**INFORMATION GIVEN**
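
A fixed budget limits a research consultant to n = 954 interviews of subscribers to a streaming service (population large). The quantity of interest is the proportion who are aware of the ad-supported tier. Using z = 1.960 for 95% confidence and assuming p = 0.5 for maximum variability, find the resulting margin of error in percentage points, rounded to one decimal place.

SE(p̂) = √[p(1−p)/n] = √[0.2500/954] = 0.01619.
E = z × SE = 1.960 × 0.01619 = 0.03173, or 3.2 percentage points.

3.2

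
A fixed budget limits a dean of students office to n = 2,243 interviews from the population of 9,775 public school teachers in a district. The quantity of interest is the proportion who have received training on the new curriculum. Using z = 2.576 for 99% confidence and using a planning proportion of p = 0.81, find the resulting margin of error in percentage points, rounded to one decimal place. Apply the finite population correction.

1.9

Finite-population factor: (N−n)/(N−1) = (9775−2243)/(9775−1) = 0.7706.
SE(p̂) = √[p(1−p)/n · (N−n)/(N−1)] = √[0.1539/2243 × 0.7706] = 0.00727.
E = z × SE = 2.576 × 0.00727 = 0.01873 ≈ 1.9 percentage points.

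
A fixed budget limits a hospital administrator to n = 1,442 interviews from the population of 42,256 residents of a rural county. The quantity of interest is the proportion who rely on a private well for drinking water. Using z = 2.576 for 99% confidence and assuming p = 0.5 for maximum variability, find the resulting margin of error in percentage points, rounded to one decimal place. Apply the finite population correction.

3.3

Finite-population factor: (N−n)/(N−1) = (42256−1442)/(42256−1) = 0.9659.
SE(p̂) = √[p(1−p)/n · (N−n)/(N−1)] = √[0.2500/1442 × 0.9659] = 0.01294.
E = z × SE = 2.576 × 0.01294 = 0.03333 ≈ 3.3 percentage points.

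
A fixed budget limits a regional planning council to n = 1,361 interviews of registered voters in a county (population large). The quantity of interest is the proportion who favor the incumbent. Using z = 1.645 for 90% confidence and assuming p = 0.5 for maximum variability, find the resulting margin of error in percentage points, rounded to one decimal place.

SE(p̂) = √[p(1−p)/n] = √[0.2500/1361] = 0.01355.
E = z × SE = 1.645 × 0.01355 = 0.02229, or 2.2 percentage points.

2.2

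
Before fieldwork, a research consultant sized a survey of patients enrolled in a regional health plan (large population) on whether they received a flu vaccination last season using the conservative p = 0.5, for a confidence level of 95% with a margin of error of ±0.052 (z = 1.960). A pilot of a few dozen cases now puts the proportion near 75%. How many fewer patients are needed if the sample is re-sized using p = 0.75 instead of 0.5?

Conservative (p = 0.5): n = 1.960² × 0.25 / 0.052² ≈ 355.18 → 356.
Using p = 0.75: p(1−p) = 0.1875, so n = 1.960² × 0.1875 / 0.052² ≈ 266.38 → 267.
Reduction: 356 − 267 = 89.

89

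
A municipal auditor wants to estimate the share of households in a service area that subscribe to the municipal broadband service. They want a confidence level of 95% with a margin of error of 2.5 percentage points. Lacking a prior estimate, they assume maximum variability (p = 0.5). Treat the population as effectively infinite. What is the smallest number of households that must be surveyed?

For 95% confidence, z = 1.96.
With p = 0.5, p(1−p) = 0.25.
n = z²·p(1−p)/E² = 1.96² × 0.2500 / 0.025² = 3.8416 × 0.2500 / 0.000625 ≈ 1536.64.
Rounding up gives n = 1537.

1537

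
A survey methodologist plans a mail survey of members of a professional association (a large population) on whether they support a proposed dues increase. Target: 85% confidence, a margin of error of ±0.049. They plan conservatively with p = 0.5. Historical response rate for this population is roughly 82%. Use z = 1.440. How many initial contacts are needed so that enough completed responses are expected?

Completed interviews needed: n₀ = 1.440² × 0.2500 / 0.049² ≈ 215.91 → 216.
At an 82% response rate, contacts needed = 216 / 0.82 ≈ 263.41 → 264.

264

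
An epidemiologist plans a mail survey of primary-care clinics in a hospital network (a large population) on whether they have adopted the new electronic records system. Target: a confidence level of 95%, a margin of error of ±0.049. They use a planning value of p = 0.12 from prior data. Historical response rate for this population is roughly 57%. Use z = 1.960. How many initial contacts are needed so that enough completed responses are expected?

297

Completed interviews needed: n₀ = 1.960² × 0.1056 / 0.049² ≈ 168.96 → 169.
At a 57% response rate, contacts needed = 169 / 0.57 ≈ 296.49 → 297.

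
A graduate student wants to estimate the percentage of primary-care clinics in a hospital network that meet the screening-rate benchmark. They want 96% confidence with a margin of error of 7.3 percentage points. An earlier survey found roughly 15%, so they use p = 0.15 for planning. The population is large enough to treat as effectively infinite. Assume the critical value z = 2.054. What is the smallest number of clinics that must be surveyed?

With p = 0.15, p(1−p) = 0.1275.
n = z²·p(1−p)/E² = 2.054² × 0.1275 / 0.073² = 4.2189 × 0.1275 / 0.005329 ≈ 100.94.
Rounding up gives n = 101.

101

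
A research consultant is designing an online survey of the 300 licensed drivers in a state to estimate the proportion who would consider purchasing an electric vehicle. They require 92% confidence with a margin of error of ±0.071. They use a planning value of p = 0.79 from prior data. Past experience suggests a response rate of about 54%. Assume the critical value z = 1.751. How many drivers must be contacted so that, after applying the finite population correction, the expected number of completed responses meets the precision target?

Completed interviews needed (unadjusted): n₀ = 1.751² × 0.1659 / 0.071² ≈ 100.90 → 101.
FPC for N = 300: n = 101 / (1 + 100/300) = 101 / 1.3333 ≈ 75.75 → 76.
At a 54% response rate, contacts needed = 76 / 0.54 ≈ 140.74 → 141.

141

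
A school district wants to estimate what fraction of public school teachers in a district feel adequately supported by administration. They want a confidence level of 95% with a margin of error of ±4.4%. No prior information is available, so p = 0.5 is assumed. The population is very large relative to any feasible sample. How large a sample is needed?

497

For 95% confidence, z = 1.96.
With p = 0.5, p(1−p) = 0.25.
n = z²·p(1−p)/E² = 1.96² × 0.2500 / 0.044² = 3.8416 × 0.2500 / 0.001936 ≈ 496.07.
Rounding up gives n = 497.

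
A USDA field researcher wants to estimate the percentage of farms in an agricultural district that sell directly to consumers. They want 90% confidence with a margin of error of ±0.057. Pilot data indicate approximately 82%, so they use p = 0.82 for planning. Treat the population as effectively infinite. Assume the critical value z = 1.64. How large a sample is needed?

With p = 0.82, p(1−p) = 0.1476.
n = z²·p(1−p)/E² = 1.64² × 0.1476 / 0.057² = 2.6896 × 0.1476 / 0.003249 ≈ 122.19.
Rounding up gives n = 123.

123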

**WHAT YOU NEED TO DO**
The answer must be an exact reproduction of all the records.

**RESPONSE TO THIS EXERCISE**
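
A fixed budget limits a research consultant to n = 954 interviews of subscribers to a streaming service (population large). The quantity of interest is the proportion who are aware of the ad-supported tier. Using z = 1.960 for 95% confidence and assuming p = 0.5 for maximum variability, find the resulting margin of error in percentage points, rounded to one decimal place.

SE(p̂) = √[p(1−p)/n] = √[0.2500/954] = 0.01619.
E = z × SE = 1.960 × 0.01619 = 0.03173, or 3.2 percentage points.

3.2

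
A fixed budget limits a dean of students office to n = 2,243 interviews from the population of 9,775 public school teachers in a district. The quantity of interest is the proportion who have received training on the new curriculum. Using z = 2.576 for 99% confidence and using a planning proportion of p = 0.81, find the resulting margin of error in percentage points, rounded to one decimal place. Apply the finite population correction.

1.9

Finite-population factor: (N−n)/(N−1) = (9775−2243)/(9775−1) = 0.7706.
SE(p̂) = √[p(1−p)/n · (N−n)/(N−1)] = √[0.1539/2243 × 0.7706] = 0.00727.
E = z × SE = 2.576 × 0.00727 = 0.01873 ≈ 1.9 percentage points.

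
A fixed budget limits a hospital administrator to n = 1,442 interviews from the population of 42,256 residents of a rural county. The quantity of interest is the proportion who rely on a private well for drinking water. Using z = 2.576 for 99% confidence and assuming p = 0.5 for maximum variability, find the resulting margin of error in percentage points, rounded to one decimal place. Apply the finite population correction.

3.3

Finite-population factor: (N−n)/(N−1) = (42256−1442)/(42256−1) = 0.9659.
SE(p̂) = √[p(1−p)/n · (N−n)/(N−1)] = √[0.2500/1442 × 0.9659] = 0.01294.
E = z × SE = 2.576 × 0.01294 = 0.03333 ≈ 3.3 percentage points.

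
A fixed budget limits a regional planning council to n = 1,361 interviews of registered voters in a county (population large). The quantity of interest is the proportion who favor the incumbent. Using z = 1.645 for 90% confidence and assuming p = 0.5 for maximum variability, find the resulting margin of error in percentage points, rounded to one decimal place.

SE(p̂) = √[p(1−p)/n] = √[0.2500/1361] = 0.01355.
E = z × SE = 1.645 × 0.01355 = 0.02229, or 2.2 percentage points.

2.2

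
Before fieldwork, a research consultant sized a survey of patients enrolled in a regional health plan (large population) on whether they received a flu vaccination last season using the conservative p = 0.5, for a confidence level of 95% with a margin of error of ±0.052 (z = 1.960). A pilot of a few dozen cases now puts the proportion near 75%. How many fewer patients are needed if the sample is re-sized using p = 0.75 instead of 0.5?

Conservative (p = 0.5): n = 1.960² × 0.25 / 0.052² ≈ 355.18 → 356.
Using p = 0.75: p(1−p) = 0.1875, so n = 1.960² × 0.1875 / 0.052² ≈ 266.38 → 267.
Reduction: 356 − 267 = 89.

89

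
A municipal auditor wants to estimate the share of households in a service area that subscribe to the municipal broadband service. They want a confidence level of 95% with a margin of error of 2.5 percentage points. Lacking a prior estimate, they assume maximum variability (p = 0.5). Treat the population as effectively infinite. What is the smallest number of households that must be surveyed?

For 95% confidence, z = 1.96.
With p = 0.5, p(1−p) = 0.25.
n = z²·p(1−p)/E² = 1.96² × 0.2500 / 0.025² = 3.8416 × 0.2500 / 0.000625 ≈ 1536.64.
Rounding up gives n = 1537.

1537

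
A survey methodologist plans a mail survey of members of a professional association (a large population) on whether they support a proposed dues increase. Target: 85% confidence, a margin of error of ±0.049. They plan conservatively with p = 0.5. Historical response rate for this population is roughly 82%. Use z = 1.440. How many initial contacts are needed so that enough completed responses are expected?

Completed interviews needed: n₀ = 1.440² × 0.2500 / 0.049² ≈ 215.91 → 216.
At an 82% response rate, contacts needed = 216 / 0.82 ≈ 263.41 → 264.

264

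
An epidemiologist plans a mail survey of primary-care clinics in a hospital network (a large population) on whether they have adopted the new electronic records system. Target: a confidence level of 95%, a margin of error of ±0.049. They use a planning value of p = 0.12 from prior data. Historical response rate for this population is roughly 57%. Use z = 1.960. How many initial contacts are needed so that enough completed responses are expected?

297

Completed interviews needed: n₀ = 1.960² × 0.1056 / 0.049² ≈ 168.96 → 169.
At a 57% response rate, contacts needed = 169 / 0.57 ≈ 296.49 → 297.

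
A graduate student wants to estimate the percentage of primary-care clinics in a hospital network that meet the screening-rate benchmark. They want 96% confidence with a margin of error of 7.3 percentage points. An earlier survey found roughly 15%, so they use p = 0.15 for planning. The population is large enough to treat as effectively infinite. Assume the critical value z = 2.054. What is the smallest number of clinics that must be surveyed?

With p = 0.15, p(1−p) = 0.1275.
n = z²·p(1−p)/E² = 2.054² × 0.1275 / 0.073² = 4.2189 × 0.1275 / 0.005329 ≈ 100.94.
Rounding up gives n = 101.

101

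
A research consultant is designing an online survey of the 300 licensed drivers in a state to estimate the proportion who would consider purchasing an electric vehicle. They require 92% confidence with a margin of error of ±0.071. They use a planning value of p = 0.79 from prior data. Past experience suggests a response rate of about 54%. Assume the critical value z = 1.751. How many drivers must be contacted so that, after applying the finite population correction, the expected number of completed responses meets the precision target?

Completed interviews needed (unadjusted): n₀ = 1.751² × 0.1659 / 0.071² ≈ 100.90 → 101.
FPC for N = 300: n = 101 / (1 + 100/300) = 101 / 1.3333 ≈ 75.75 → 76.
At a 54% response rate, contacts needed = 76 / 0.54 ≈ 140.74 → 141.

141

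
A school district wants to estimate what fraction of public school teachers in a district feel adequately supported by administration. They want a confidence level of 95% with a margin of error of ±4.4%. No prior information is available, so p = 0.5 is assumed. The population is very large relative to any feasible sample. How large a sample is needed?

497

For 95% confidence, z = 1.96.
With p = 0.5, p(1−p) = 0.25.
n = z²·p(1−p)/E² = 1.96² × 0.2500 / 0.044² = 3.8416 × 0.2500 / 0.001936 ≈ 496.07.
Rounding up gives n = 497.

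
A USDA field researcher wants to estimate the percentage of farms in an agricultural district that sell directly to consumers. They want 90% confidence with a margin of error of ±0.057. Pilot data indicate approximately 82%, so they use p = 0.82 for planning. Treat the population as effectively infinite. Assume the critical value z = 1.64. How large a sample is needed?

With p = 0.82, p(1−p) = 0.1476.
n = z²·p(1−p)/E² = 1.64² × 0.1476 / 0.057² = 2.6896 × 0.1476 / 0.003249 ≈ 122.19.
Rounding up gives n = 123.

123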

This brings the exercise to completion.